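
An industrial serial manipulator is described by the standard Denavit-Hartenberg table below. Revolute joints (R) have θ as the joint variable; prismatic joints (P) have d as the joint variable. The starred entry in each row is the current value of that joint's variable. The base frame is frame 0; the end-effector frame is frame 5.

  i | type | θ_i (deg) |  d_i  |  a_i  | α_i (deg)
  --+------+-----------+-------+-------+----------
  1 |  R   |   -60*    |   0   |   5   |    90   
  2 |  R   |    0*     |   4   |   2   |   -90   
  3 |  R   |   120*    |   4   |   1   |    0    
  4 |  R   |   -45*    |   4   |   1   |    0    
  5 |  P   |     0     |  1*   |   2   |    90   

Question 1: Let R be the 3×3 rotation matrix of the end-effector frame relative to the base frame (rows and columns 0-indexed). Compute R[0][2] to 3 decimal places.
0.259

End-effector z-axis (col 2 of R) = (0.2588,-0.9659,0.0000)
R[0][2] = 0.2588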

____________

**Instructions to follow:**
Word for word, return all of the records.

**Expected answer:**
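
An industrial serial manipulator is described by the standard Denavit-Hartenberg table below. Revolute joints (R) have θ as the joint variable; prismatic joints (P) have d as the joint variable. The starred entry in each row is the current value of that joint's variable. The base frame is frame 0; the end-effector frame is frame 5.

  i | type | θ_i (deg) |  d_i  |  a_i  | α_i (deg)
  --+------+-----------+-------+-------+----------
  1 |  R   |   -60*    |   0   |   5   |    90   
  2 |  R   |    0*     |   4   |   2   |   -90   
  3 |  R   |   120*    |   4   |   1   |    0    
  4 |  R   |   -45*    |   4   |   1   |    0    
  5 |  P   |     0     |  1*   |   2   |    90   

Question 1: Let R be the 3×3 rotation matrix of the end-effector frame relative to the base frame (rows and columns 0-indexed). Compute R[0][2] to 3 decimal places.
0.259

End-effector z-axis (col 2 of R) = (0.2588,-0.9659,0.0000)
R[0][2] = 0.2588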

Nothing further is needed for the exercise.